- _WHAT NEEDS TO BE DONE_
Look below for the line containing "Tmax = 28.9 °C"; from there, print each line exactly up to and including the line containing "Crop evapotranspiration follows", and stop.

── DATASET

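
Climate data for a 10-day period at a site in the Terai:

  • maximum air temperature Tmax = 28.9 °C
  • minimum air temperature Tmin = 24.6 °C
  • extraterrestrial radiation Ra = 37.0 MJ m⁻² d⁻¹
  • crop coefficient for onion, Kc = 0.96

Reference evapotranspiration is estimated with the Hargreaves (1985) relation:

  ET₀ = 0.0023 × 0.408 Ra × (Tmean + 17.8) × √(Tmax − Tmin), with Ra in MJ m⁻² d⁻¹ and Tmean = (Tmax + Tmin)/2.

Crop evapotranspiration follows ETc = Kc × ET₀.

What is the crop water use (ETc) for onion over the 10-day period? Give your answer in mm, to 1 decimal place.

Tmean = (28.9 + 24.6)/2 = 26.75 °C
0.408 Ra = 0.408 × 37.0 = 15.0960 mm/d equivalent
ET₀ = 0.0023 × 15.0960 × (26.75 + 17.8) × √4.3 = 0.0023 × 15.0960 × 44.55 × 2.0736 = 3.2075 mm/d
ETc = Kc × ET₀ = 0.96 × 3.2075 = 3.0792 mm/d
Over 10 days: 3.0792 × 10 = 30.792 mm

30.8 mm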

────

- _ANSWER TO THIS EXERCISE_
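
  • maximum air temperature Tmax = 28.9 °C
  • minimum air temperature Tmin = 24.6 °C
  • extraterrestrial radiation Ra = 37.0 MJ m⁻² d⁻¹
  • crop coefficient for onion, Kc = 0.96

Reference evapotranspiration is estimated with the Hargreaves (1985) relation:

  ET₀ = 0.0023 × 0.408 Ra × (Tmean + 17.8) × √(Tmax − Tmin), with Ra in MJ m⁻² d⁻¹ and Tmean = (Tmax + Tmin)/2.

Crop evapotranspiration follows ETc = Kc × ET₀.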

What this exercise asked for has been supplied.